• Task directions: Output the line with "How much interest" and every following line to the end of the material, exactly as they appear.

• Entries supplied:

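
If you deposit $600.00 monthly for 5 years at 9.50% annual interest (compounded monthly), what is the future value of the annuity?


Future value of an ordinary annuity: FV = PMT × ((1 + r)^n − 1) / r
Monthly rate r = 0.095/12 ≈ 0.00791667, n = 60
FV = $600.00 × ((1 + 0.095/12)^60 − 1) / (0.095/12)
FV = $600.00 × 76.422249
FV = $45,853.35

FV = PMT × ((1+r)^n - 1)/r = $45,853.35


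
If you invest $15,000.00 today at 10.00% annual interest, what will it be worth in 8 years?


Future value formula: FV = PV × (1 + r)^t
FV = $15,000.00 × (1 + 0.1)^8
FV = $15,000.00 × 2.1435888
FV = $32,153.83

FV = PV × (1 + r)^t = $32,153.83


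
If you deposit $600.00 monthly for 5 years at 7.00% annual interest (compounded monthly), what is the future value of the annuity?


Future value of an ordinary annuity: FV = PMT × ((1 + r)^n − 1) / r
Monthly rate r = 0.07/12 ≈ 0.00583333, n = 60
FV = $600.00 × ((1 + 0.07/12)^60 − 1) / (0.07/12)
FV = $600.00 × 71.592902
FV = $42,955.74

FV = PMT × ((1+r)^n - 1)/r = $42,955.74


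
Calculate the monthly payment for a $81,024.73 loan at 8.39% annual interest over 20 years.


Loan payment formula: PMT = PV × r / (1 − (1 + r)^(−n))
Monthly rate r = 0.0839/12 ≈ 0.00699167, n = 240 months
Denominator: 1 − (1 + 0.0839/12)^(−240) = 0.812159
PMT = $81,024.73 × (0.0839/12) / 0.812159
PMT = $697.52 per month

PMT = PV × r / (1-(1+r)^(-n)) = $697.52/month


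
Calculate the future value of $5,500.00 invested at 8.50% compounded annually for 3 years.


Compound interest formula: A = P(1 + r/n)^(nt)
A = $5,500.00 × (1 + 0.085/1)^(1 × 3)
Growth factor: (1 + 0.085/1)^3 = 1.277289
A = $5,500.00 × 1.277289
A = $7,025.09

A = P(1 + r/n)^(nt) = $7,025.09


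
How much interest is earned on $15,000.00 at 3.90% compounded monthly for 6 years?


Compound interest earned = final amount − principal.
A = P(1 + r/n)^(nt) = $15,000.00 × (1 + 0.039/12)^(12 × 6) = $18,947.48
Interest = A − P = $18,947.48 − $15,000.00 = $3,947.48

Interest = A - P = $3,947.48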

• Exercise result:
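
How much interest is earned on $15,000.00 at 3.90% compounded monthly for 6 years?


Compound interest earned = final amount − principal.
A = P(1 + r/n)^(nt) = $15,000.00 × (1 + 0.039/12)^(12 × 6) = $18,947.48
Interest = A − P = $18,947.48 − $15,000.00 = $3,947.48

Interest = A - P = $3,947.48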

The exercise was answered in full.